▸ Your goal:
Output the following data exactly.

──────────────────────────────

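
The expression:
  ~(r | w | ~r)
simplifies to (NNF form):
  False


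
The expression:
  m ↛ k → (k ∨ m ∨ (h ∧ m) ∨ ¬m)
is always true.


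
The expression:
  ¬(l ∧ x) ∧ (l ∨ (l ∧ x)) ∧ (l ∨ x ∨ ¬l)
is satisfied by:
  {l: True, x: False}


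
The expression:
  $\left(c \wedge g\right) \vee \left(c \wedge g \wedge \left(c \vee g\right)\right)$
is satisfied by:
  {c: True, g: True}


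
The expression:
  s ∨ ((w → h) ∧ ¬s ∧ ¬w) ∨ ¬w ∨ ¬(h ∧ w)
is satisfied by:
  {s: True, w: False, h: False}
  {w: False, h: False, s: False}
  {h: True, s: True, w: False}
  {h: True, w: False, s: False}
  {s: True, w: True, h: False}
  {w: True, s: False, h: False}
  {h: True, w: True, s: True}


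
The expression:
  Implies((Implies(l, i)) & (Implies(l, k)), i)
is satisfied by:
  {i: True, l: True}
  {i: True, l: False}
  {l: True, i: False}


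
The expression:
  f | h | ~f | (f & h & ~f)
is always true.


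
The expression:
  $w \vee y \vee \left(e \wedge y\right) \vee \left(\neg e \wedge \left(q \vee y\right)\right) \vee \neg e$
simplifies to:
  $w \vee y \vee \neg e$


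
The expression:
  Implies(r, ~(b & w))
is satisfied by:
  {w: False, b: False, r: False}
  {r: True, w: False, b: False}
  {b: True, w: False, r: False}
  {r: True, b: True, w: False}
  {w: True, r: False, b: False}
  {r: True, w: True, b: False}
  {b: True, w: True, r: False}


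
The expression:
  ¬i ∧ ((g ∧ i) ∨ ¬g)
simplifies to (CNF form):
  ¬g ∧ ¬i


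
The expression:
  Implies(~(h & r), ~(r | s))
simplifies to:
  (h & r) | (~r & ~s)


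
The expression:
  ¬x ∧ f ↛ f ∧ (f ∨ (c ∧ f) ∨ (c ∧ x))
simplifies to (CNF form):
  False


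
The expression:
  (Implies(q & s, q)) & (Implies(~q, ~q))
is always true.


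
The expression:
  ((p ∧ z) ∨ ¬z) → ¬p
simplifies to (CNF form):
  ¬p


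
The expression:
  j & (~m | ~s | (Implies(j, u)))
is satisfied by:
  {j: True, u: True, s: False, m: False}
  {j: True, s: False, m: False, u: False}
  {j: True, u: True, m: True, s: False}
  {j: True, m: True, s: False, u: False}
  {j: True, u: True, s: True, m: False}
  {j: True, s: True, m: False, u: False}
  {j: True, u: True, m: True, s: True}


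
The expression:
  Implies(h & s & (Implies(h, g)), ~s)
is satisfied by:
  {s: False, g: False, h: False}
  {h: True, s: False, g: False}
  {g: True, s: False, h: False}
  {h: True, g: True, s: False}
  {s: True, h: False, g: False}
  {h: True, s: True, g: False}
  {g: True, s: True, h: False}


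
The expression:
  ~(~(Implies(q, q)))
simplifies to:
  True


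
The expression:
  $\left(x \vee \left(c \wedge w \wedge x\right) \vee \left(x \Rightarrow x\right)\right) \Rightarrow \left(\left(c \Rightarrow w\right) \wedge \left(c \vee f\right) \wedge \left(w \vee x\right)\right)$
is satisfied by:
  {w: True, x: True, f: True, c: False}
  {w: True, f: True, x: False, c: False}
  {w: True, c: True, x: True, f: True}
  {w: True, c: True, x: True, f: False}
  {w: True, c: True, f: True, x: False}
  {w: True, c: True, f: False, x: False}
  {x: True, f: True, c: False, w: False}


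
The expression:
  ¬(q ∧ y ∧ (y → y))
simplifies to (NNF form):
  ¬q ∨ ¬y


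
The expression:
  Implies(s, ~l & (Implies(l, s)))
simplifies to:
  ~l | ~s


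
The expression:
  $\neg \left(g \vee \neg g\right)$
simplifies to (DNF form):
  $\text{False}$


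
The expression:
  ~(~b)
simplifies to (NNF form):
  b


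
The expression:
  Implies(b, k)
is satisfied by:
  {k: True, b: False}
  {b: False, k: False}
  {b: True, k: True}


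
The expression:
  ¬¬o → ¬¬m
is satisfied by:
  {m: True, o: False}
  {o: False, m: False}
  {o: True, m: True}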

──────────────────────────────

▸ Answer to this problem:
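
The expression:
  ~(r | w | ~r)
simplifies to (NNF form):
  False


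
The expression:
  m ↛ k → (k ∨ m ∨ (h ∧ m) ∨ ¬m)
is always true.


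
The expression:
  ¬(l ∧ x) ∧ (l ∨ (l ∧ x)) ∧ (l ∨ x ∨ ¬l)
is satisfied by:
  {l: True, x: False}


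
The expression:
  $\left(c \wedge g\right) \vee \left(c \wedge g \wedge \left(c \vee g\right)\right)$
is satisfied by:
  {c: True, g: True}


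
The expression:
  s ∨ ((w → h) ∧ ¬s ∧ ¬w) ∨ ¬w ∨ ¬(h ∧ w)
is satisfied by:
  {s: True, w: False, h: False}
  {w: False, h: False, s: False}
  {h: True, s: True, w: False}
  {h: True, w: False, s: False}
  {s: True, w: True, h: False}
  {w: True, s: False, h: False}
  {h: True, w: True, s: True}


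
The expression:
  Implies((Implies(l, i)) & (Implies(l, k)), i)
is satisfied by:
  {i: True, l: True}
  {i: True, l: False}
  {l: True, i: False}


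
The expression:
  f | h | ~f | (f & h & ~f)
is always true.


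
The expression:
  $w \vee y \vee \left(e \wedge y\right) \vee \left(\neg e \wedge \left(q \vee y\right)\right) \vee \neg e$
simplifies to:
  $w \vee y \vee \neg e$


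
The expression:
  Implies(r, ~(b & w))
is satisfied by:
  {w: False, b: False, r: False}
  {r: True, w: False, b: False}
  {b: True, w: False, r: False}
  {r: True, b: True, w: False}
  {w: True, r: False, b: False}
  {r: True, w: True, b: False}
  {b: True, w: True, r: False}


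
The expression:
  ¬i ∧ ((g ∧ i) ∨ ¬g)
simplifies to (CNF form):
  ¬g ∧ ¬i


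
The expression:
  Implies(~(h & r), ~(r | s))
simplifies to:
  (h & r) | (~r & ~s)


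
The expression:
  ¬x ∧ f ↛ f ∧ (f ∨ (c ∧ f) ∨ (c ∧ x))
simplifies to (CNF form):
  False


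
The expression:
  (Implies(q & s, q)) & (Implies(~q, ~q))
is always true.


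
The expression:
  ((p ∧ z) ∨ ¬z) → ¬p
simplifies to (CNF form):
  ¬p


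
The expression:
  j & (~m | ~s | (Implies(j, u)))
is satisfied by:
  {j: True, u: True, s: False, m: False}
  {j: True, s: False, m: False, u: False}
  {j: True, u: True, m: True, s: False}
  {j: True, m: True, s: False, u: False}
  {j: True, u: True, s: True, m: False}
  {j: True, s: True, m: False, u: False}
  {j: True, u: True, m: True, s: True}


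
The expression:
  Implies(h & s & (Implies(h, g)), ~s)
is satisfied by:
  {s: False, g: False, h: False}
  {h: True, s: False, g: False}
  {g: True, s: False, h: False}
  {h: True, g: True, s: False}
  {s: True, h: False, g: False}
  {h: True, s: True, g: False}
  {g: True, s: True, h: False}


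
The expression:
  ~(~(Implies(q, q)))
simplifies to:
  True


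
The expression:
  $\left(x \vee \left(c \wedge w \wedge x\right) \vee \left(x \Rightarrow x\right)\right) \Rightarrow \left(\left(c \Rightarrow w\right) \wedge \left(c \vee f\right) \wedge \left(w \vee x\right)\right)$
is satisfied by:
  {w: True, x: True, f: True, c: False}
  {w: True, f: True, x: False, c: False}
  {w: True, c: True, x: True, f: True}
  {w: True, c: True, x: True, f: False}
  {w: True, c: True, f: True, x: False}
  {w: True, c: True, f: False, x: False}
  {x: True, f: True, c: False, w: False}


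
The expression:
  ¬(q ∧ y ∧ (y → y))
simplifies to (NNF form):
  ¬q ∨ ¬y


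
The expression:
  Implies(s, ~l & (Implies(l, s)))
simplifies to:
  ~l | ~s


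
The expression:
  $\neg \left(g \vee \neg g\right)$
simplifies to (DNF form):
  $\text{False}$


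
The expression:
  ~(~b)
simplifies to (NNF form):
  b


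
The expression:
  Implies(b, k)
is satisfied by:
  {k: True, b: False}
  {b: False, k: False}
  {b: True, k: True}


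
The expression:
  ¬¬o → ¬¬m
is satisfied by:
  {m: True, o: False}
  {o: False, m: False}
  {o: True, m: True}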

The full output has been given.